[TASK GOAL]: Because the lines must stay identical, write out the data without changing anything.

** DATA follows **

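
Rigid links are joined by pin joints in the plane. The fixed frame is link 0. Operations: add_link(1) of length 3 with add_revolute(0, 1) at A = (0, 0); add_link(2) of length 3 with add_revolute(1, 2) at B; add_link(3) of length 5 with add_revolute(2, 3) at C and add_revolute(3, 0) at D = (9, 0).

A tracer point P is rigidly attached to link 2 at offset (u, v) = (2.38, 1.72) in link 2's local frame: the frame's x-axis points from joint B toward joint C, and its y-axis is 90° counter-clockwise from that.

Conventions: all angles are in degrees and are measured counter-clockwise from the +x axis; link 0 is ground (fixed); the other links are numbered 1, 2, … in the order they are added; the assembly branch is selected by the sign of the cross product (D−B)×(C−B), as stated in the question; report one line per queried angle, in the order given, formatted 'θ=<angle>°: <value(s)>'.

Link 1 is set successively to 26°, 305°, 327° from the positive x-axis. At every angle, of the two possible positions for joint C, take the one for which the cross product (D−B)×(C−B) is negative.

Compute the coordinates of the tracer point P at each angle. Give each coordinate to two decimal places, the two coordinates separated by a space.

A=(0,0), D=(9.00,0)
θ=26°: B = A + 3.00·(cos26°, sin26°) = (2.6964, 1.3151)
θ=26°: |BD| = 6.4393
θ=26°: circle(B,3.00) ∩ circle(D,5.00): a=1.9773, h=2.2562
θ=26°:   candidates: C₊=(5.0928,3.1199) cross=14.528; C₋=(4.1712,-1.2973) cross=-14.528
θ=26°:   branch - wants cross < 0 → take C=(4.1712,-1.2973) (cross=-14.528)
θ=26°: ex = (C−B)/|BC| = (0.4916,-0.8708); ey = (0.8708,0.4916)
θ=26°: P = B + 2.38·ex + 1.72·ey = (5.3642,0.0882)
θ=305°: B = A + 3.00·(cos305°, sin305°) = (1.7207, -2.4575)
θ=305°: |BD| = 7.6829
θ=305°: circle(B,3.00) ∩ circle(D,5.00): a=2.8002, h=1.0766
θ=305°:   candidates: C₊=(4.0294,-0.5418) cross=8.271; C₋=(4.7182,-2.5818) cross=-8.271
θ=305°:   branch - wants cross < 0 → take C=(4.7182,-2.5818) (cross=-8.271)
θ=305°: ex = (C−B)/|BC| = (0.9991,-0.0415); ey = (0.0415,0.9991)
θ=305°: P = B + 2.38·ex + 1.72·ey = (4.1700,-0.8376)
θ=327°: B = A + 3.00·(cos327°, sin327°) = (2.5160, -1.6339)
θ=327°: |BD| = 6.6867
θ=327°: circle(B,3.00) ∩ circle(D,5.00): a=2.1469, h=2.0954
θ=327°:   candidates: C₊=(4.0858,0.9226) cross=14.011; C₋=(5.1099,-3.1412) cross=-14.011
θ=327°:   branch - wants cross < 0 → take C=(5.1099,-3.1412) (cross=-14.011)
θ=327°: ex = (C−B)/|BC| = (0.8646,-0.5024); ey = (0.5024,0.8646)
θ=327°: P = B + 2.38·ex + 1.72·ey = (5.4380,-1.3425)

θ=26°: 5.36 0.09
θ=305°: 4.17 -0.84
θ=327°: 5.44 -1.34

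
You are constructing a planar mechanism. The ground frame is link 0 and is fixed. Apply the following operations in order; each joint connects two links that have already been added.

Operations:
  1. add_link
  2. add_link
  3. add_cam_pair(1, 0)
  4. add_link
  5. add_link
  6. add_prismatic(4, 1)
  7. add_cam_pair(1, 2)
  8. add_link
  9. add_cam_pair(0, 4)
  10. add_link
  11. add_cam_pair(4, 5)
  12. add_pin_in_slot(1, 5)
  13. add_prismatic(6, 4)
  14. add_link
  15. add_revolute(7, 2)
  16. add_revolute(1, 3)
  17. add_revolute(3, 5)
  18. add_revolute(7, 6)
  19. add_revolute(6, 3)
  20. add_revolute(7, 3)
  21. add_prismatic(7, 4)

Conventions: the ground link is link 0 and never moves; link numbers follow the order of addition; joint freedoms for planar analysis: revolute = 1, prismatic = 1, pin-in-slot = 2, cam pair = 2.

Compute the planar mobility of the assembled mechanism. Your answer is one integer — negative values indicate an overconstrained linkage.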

** End of DATA **

[RESULT OF THE TASK]:
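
Rigid links are joined by pin joints in the plane. The fixed frame is link 0. Operations: add_link(1) of length 3 with add_revolute(0, 1) at A = (0, 0); add_link(2) of length 3 with add_revolute(1, 2) at B; add_link(3) of length 5 with add_revolute(2, 3) at C and add_revolute(3, 0) at D = (9, 0).

A tracer point P is rigidly attached to link 2 at offset (u, v) = (2.38, 1.72) in link 2's local frame: the frame's x-axis points from joint B toward joint C, and its y-axis is 90° counter-clockwise from that.

Conventions: all angles are in degrees and are measured counter-clockwise from the +x axis; link 0 is ground (fixed); the other links are numbered 1, 2, … in the order they are added; the assembly branch is selected by the sign of the cross product (D−B)×(C−B), as stated in the question; report one line per queried angle, in the order given, formatted 'θ=<angle>°: <value(s)>'.

Link 1 is set successively to 26°, 305°, 327° from the positive x-axis. At every angle, of the two possible positions for joint C, take the one for which the cross product (D−B)×(C−B) is negative.

Compute the coordinates of the tracer point P at each angle. Give each coordinate to two decimal places, the two coordinates separated by a space.

A=(0,0), D=(9.00,0)
θ=26°: B = A + 3.00·(cos26°, sin26°) = (2.6964, 1.3151)
θ=26°: |BD| = 6.4393
θ=26°: circle(B,3.00) ∩ circle(D,5.00): a=1.9773, h=2.2562
θ=26°:   candidates: C₊=(5.0928,3.1199) cross=14.528; C₋=(4.1712,-1.2973) cross=-14.528
θ=26°:   branch - wants cross < 0 → take C=(4.1712,-1.2973) (cross=-14.528)
θ=26°: ex = (C−B)/|BC| = (0.4916,-0.8708); ey = (0.8708,0.4916)
θ=26°: P = B + 2.38·ex + 1.72·ey = (5.3642,0.0882)
θ=305°: B = A + 3.00·(cos305°, sin305°) = (1.7207, -2.4575)
θ=305°: |BD| = 7.6829
θ=305°: circle(B,3.00) ∩ circle(D,5.00): a=2.8002, h=1.0766
θ=305°:   candidates: C₊=(4.0294,-0.5418) cross=8.271; C₋=(4.7182,-2.5818) cross=-8.271
θ=305°:   branch - wants cross < 0 → take C=(4.7182,-2.5818) (cross=-8.271)
θ=305°: ex = (C−B)/|BC| = (0.9991,-0.0415); ey = (0.0415,0.9991)
θ=305°: P = B + 2.38·ex + 1.72·ey = (4.1700,-0.8376)
θ=327°: B = A + 3.00·(cos327°, sin327°) = (2.5160, -1.6339)
θ=327°: |BD| = 6.6867
θ=327°: circle(B,3.00) ∩ circle(D,5.00): a=2.1469, h=2.0954
θ=327°:   candidates: C₊=(4.0858,0.9226) cross=14.011; C₋=(5.1099,-3.1412) cross=-14.011
θ=327°:   branch - wants cross < 0 → take C=(5.1099,-3.1412) (cross=-14.011)
θ=327°: ex = (C−B)/|BC| = (0.8646,-0.5024); ey = (0.5024,0.8646)
θ=327°: P = B + 2.38·ex + 1.72·ey = (5.4380,-1.3425)

θ=26°: 5.36 0.09
θ=305°: 4.17 -0.84
θ=327°: 5.44 -1.34

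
You are constructing a planar mechanism. The ground frame is link 0 and is fixed. Apply the following operations in order; each joint connects two links that have already been added.

Operations:
  1. add_link
  2. add_link
  3. add_cam_pair(1, 0)
  4. add_link
  5. add_link
  6. add_prismatic(4, 1)
  7. add_cam_pair(1, 2)
  8. add_link
  9. add_cam_pair(0, 4)
  10. add_link
  11. add_cam_pair(4, 5)
  12. add_pin_in_slot(1, 5)
  13. add_prismatic(6, 4)
  14. add_link
  15. add_revolute(7, 2)
  16. add_revolute(1, 3)
  17. add_revolute(3, 5)
  18. add_revolute(7, 6)
  19. add_revolute(6, 3)
  20. add_revolute(7, 3)
  21. add_prismatic(7, 4)

Conventions: the ground link is link 0 and never moves; link numbers follow the order of addition; joint freedoms for planar analysis: revolute = 1, prismatic = 1, pin-in-slot = 2, cam pair = 2.

Compute the planar mobility of the assembled mechanism. Your answer is one integer — negative values indicate an overconstrained linkage.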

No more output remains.